§ **WHAT YOU WILL DO**: Output all of the entries exactly as they are given.

─── DATASET ───

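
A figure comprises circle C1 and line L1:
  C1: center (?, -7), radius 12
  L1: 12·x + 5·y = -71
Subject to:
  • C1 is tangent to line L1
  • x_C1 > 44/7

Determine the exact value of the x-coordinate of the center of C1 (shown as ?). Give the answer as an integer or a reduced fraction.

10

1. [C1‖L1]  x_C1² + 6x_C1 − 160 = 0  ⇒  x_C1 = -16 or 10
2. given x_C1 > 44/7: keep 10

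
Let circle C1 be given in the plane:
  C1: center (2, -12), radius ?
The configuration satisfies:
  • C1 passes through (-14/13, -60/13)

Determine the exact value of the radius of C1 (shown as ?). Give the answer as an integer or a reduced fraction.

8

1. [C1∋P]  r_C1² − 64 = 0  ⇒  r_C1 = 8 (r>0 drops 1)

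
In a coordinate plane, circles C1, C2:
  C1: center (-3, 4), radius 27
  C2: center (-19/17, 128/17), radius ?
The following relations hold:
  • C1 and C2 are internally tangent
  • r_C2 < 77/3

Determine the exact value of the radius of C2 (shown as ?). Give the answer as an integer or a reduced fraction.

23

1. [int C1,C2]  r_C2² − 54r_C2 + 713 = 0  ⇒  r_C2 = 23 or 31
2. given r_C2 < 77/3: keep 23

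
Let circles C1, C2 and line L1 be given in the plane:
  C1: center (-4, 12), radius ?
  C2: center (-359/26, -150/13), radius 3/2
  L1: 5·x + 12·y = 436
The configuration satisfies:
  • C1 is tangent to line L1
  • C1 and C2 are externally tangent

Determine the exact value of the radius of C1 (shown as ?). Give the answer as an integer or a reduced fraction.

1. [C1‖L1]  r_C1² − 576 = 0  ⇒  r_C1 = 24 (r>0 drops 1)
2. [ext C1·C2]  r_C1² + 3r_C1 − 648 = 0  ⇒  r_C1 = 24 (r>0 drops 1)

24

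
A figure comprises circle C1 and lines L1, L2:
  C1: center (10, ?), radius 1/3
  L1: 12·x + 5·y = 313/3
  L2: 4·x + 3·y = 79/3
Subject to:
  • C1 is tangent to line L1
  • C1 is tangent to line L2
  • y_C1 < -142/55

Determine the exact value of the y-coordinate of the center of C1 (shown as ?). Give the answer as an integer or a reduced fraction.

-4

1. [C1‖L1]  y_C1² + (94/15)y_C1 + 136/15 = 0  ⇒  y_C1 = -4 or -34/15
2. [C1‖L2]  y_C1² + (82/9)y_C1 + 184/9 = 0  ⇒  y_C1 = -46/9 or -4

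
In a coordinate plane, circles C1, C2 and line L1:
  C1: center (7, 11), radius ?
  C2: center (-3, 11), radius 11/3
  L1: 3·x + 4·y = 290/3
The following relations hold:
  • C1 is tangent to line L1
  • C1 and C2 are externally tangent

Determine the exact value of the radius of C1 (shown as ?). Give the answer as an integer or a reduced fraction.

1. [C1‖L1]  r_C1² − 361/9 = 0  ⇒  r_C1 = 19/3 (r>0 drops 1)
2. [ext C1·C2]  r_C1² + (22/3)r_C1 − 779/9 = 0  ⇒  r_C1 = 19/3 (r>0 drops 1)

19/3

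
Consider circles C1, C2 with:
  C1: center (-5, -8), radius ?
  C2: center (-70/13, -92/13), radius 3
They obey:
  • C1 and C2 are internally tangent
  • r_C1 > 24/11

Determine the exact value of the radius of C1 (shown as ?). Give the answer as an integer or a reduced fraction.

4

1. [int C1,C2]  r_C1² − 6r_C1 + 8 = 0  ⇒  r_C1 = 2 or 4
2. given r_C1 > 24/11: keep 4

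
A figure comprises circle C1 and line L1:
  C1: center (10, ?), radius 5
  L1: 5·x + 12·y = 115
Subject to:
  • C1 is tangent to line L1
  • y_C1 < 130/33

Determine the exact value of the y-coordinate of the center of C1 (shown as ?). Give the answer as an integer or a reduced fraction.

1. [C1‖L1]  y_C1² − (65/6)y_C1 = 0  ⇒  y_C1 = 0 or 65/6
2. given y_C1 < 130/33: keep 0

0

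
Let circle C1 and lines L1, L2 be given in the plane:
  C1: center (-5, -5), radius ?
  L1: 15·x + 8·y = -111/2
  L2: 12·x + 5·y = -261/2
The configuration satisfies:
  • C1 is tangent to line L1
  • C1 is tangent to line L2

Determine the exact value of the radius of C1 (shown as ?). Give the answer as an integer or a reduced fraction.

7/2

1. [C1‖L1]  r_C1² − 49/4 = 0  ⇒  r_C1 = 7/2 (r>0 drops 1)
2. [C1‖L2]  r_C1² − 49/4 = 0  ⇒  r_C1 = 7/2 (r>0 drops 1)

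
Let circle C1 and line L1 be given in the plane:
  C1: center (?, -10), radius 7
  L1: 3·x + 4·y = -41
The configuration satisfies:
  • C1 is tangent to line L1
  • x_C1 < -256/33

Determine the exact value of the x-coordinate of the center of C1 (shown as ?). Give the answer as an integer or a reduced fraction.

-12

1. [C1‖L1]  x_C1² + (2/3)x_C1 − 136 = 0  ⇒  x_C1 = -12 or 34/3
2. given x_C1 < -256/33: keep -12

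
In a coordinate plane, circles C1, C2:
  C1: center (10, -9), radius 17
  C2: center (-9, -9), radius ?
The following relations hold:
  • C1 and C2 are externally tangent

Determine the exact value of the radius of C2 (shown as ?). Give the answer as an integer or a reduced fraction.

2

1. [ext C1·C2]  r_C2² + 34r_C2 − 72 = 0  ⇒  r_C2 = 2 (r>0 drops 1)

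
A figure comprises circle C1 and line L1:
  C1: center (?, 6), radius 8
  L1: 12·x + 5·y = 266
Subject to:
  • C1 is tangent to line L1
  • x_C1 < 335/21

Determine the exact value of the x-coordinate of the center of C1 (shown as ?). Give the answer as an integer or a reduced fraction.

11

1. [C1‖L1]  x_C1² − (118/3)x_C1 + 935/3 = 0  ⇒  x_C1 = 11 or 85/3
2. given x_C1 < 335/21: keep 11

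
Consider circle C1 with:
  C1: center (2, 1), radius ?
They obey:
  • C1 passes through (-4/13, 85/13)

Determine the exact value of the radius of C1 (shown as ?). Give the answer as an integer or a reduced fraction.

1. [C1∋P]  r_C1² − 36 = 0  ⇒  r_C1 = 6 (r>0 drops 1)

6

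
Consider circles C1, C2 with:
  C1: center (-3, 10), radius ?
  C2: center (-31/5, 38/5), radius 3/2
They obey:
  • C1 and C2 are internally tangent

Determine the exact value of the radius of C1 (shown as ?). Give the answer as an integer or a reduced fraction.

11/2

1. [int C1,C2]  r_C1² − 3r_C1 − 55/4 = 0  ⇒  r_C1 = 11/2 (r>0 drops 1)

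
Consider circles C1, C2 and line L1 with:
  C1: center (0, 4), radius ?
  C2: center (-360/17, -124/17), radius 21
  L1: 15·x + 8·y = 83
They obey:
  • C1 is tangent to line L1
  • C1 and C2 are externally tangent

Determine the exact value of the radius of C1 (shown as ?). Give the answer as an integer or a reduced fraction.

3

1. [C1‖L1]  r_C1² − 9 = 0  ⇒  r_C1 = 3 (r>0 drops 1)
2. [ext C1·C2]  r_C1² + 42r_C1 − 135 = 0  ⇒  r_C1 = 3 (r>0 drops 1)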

───

§ **WORKED SOLUTION**:
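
A figure comprises circle C1 and line L1:
  C1: center (?, -7), radius 12
  L1: 12·x + 5·y = -71
Subject to:
  • C1 is tangent to line L1
  • x_C1 > 44/7

Determine the exact value of the x-coordinate of the center of C1 (shown as ?). Give the answer as an integer or a reduced fraction.

10

1. [C1‖L1]  x_C1² + 6x_C1 − 160 = 0  ⇒  x_C1 = -16 or 10
2. given x_C1 > 44/7: keep 10

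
Let circle C1 be given in the plane:
  C1: center (2, -12), radius ?
The configuration satisfies:
  • C1 passes through (-14/13, -60/13)

Determine the exact value of the radius of C1 (shown as ?). Give the answer as an integer or a reduced fraction.

8

1. [C1∋P]  r_C1² − 64 = 0  ⇒  r_C1 = 8 (r>0 drops 1)

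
In a coordinate plane, circles C1, C2:
  C1: center (-3, 4), radius 27
  C2: center (-19/17, 128/17), radius ?
The following relations hold:
  • C1 and C2 are internally tangent
  • r_C2 < 77/3

Determine the exact value of the radius of C2 (shown as ?). Give the answer as an integer or a reduced fraction.

23

1. [int C1,C2]  r_C2² − 54r_C2 + 713 = 0  ⇒  r_C2 = 23 or 31
2. given r_C2 < 77/3: keep 23

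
Let circles C1, C2 and line L1 be given in the plane:
  C1: center (-4, 12), radius ?
  C2: center (-359/26, -150/13), radius 3/2
  L1: 5·x + 12·y = 436
The configuration satisfies:
  • C1 is tangent to line L1
  • C1 and C2 are externally tangent

Determine the exact value of the radius of C1 (shown as ?). Give the answer as an integer or a reduced fraction.

1. [C1‖L1]  r_C1² − 576 = 0  ⇒  r_C1 = 24 (r>0 drops 1)
2. [ext C1·C2]  r_C1² + 3r_C1 − 648 = 0  ⇒  r_C1 = 24 (r>0 drops 1)

24

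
A figure comprises circle C1 and lines L1, L2:
  C1: center (10, ?), radius 1/3
  L1: 12·x + 5·y = 313/3
  L2: 4·x + 3·y = 79/3
Subject to:
  • C1 is tangent to line L1
  • C1 is tangent to line L2
  • y_C1 < -142/55

Determine the exact value of the y-coordinate of the center of C1 (shown as ?). Give the answer as an integer or a reduced fraction.

-4

1. [C1‖L1]  y_C1² + (94/15)y_C1 + 136/15 = 0  ⇒  y_C1 = -4 or -34/15
2. [C1‖L2]  y_C1² + (82/9)y_C1 + 184/9 = 0  ⇒  y_C1 = -46/9 or -4

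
In a coordinate plane, circles C1, C2 and line L1:
  C1: center (7, 11), radius ?
  C2: center (-3, 11), radius 11/3
  L1: 3·x + 4·y = 290/3
The following relations hold:
  • C1 is tangent to line L1
  • C1 and C2 are externally tangent

Determine the exact value of the radius of C1 (shown as ?). Give the answer as an integer or a reduced fraction.

1. [C1‖L1]  r_C1² − 361/9 = 0  ⇒  r_C1 = 19/3 (r>0 drops 1)
2. [ext C1·C2]  r_C1² + (22/3)r_C1 − 779/9 = 0  ⇒  r_C1 = 19/3 (r>0 drops 1)

19/3

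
Consider circles C1, C2 with:
  C1: center (-5, -8), radius ?
  C2: center (-70/13, -92/13), radius 3
They obey:
  • C1 and C2 are internally tangent
  • r_C1 > 24/11

Determine the exact value of the radius of C1 (shown as ?). Give the answer as an integer or a reduced fraction.

4

1. [int C1,C2]  r_C1² − 6r_C1 + 8 = 0  ⇒  r_C1 = 2 or 4
2. given r_C1 > 24/11: keep 4

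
A figure comprises circle C1 and line L1:
  C1: center (10, ?), radius 5
  L1: 5·x + 12·y = 115
Subject to:
  • C1 is tangent to line L1
  • y_C1 < 130/33

Determine the exact value of the y-coordinate of the center of C1 (shown as ?). Give the answer as an integer or a reduced fraction.

1. [C1‖L1]  y_C1² − (65/6)y_C1 = 0  ⇒  y_C1 = 0 or 65/6
2. given y_C1 < 130/33: keep 0

0

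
Let circle C1 and lines L1, L2 be given in the plane:
  C1: center (-5, -5), radius ?
  L1: 15·x + 8·y = -111/2
  L2: 12·x + 5·y = -261/2
The configuration satisfies:
  • C1 is tangent to line L1
  • C1 is tangent to line L2

Determine the exact value of the radius of C1 (shown as ?). Give the answer as an integer or a reduced fraction.

7/2

1. [C1‖L1]  r_C1² − 49/4 = 0  ⇒  r_C1 = 7/2 (r>0 drops 1)
2. [C1‖L2]  r_C1² − 49/4 = 0  ⇒  r_C1 = 7/2 (r>0 drops 1)

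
Let circle C1 and line L1 be given in the plane:
  C1: center (?, -10), radius 7
  L1: 3·x + 4·y = -41
The configuration satisfies:
  • C1 is tangent to line L1
  • x_C1 < -256/33

Determine the exact value of the x-coordinate of the center of C1 (shown as ?). Give the answer as an integer or a reduced fraction.

-12

1. [C1‖L1]  x_C1² + (2/3)x_C1 − 136 = 0  ⇒  x_C1 = -12 or 34/3
2. given x_C1 < -256/33: keep -12

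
In a coordinate plane, circles C1, C2:
  C1: center (10, -9), radius 17
  C2: center (-9, -9), radius ?
The following relations hold:
  • C1 and C2 are externally tangent

Determine the exact value of the radius of C2 (shown as ?). Give the answer as an integer or a reduced fraction.

2

1. [ext C1·C2]  r_C2² + 34r_C2 − 72 = 0  ⇒  r_C2 = 2 (r>0 drops 1)

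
A figure comprises circle C1 and line L1:
  C1: center (?, 6), radius 8
  L1: 12·x + 5·y = 266
Subject to:
  • C1 is tangent to line L1
  • x_C1 < 335/21

Determine the exact value of the x-coordinate of the center of C1 (shown as ?). Give the answer as an integer or a reduced fraction.

11

1. [C1‖L1]  x_C1² − (118/3)x_C1 + 935/3 = 0  ⇒  x_C1 = 11 or 85/3
2. given x_C1 < 335/21: keep 11

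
Consider circle C1 with:
  C1: center (2, 1), radius ?
They obey:
  • C1 passes through (-4/13, 85/13)

Determine the exact value of the radius of C1 (shown as ?). Give the answer as an integer or a reduced fraction.

1. [C1∋P]  r_C1² − 36 = 0  ⇒  r_C1 = 6 (r>0 drops 1)

6

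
Consider circles C1, C2 with:
  C1: center (-3, 10), radius ?
  C2: center (-31/5, 38/5), radius 3/2
They obey:
  • C1 and C2 are internally tangent

Determine the exact value of the radius of C1 (shown as ?). Give the answer as an integer or a reduced fraction.

11/2

1. [int C1,C2]  r_C1² − 3r_C1 − 55/4 = 0  ⇒  r_C1 = 11/2 (r>0 drops 1)

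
Consider circles C1, C2 and line L1 with:
  C1: center (0, 4), radius ?
  C2: center (-360/17, -124/17), radius 21
  L1: 15·x + 8·y = 83
They obey:
  • C1 is tangent to line L1
  • C1 and C2 are externally tangent

Determine the exact value of the radius of C1 (shown as ?). Give the answer as an integer or a reduced fraction.

3

1. [C1‖L1]  r_C1² − 9 = 0  ⇒  r_C1 = 3 (r>0 drops 1)
2. [ext C1·C2]  r_C1² + 42r_C1 − 135 = 0  ⇒  r_C1 = 3 (r>0 drops 1)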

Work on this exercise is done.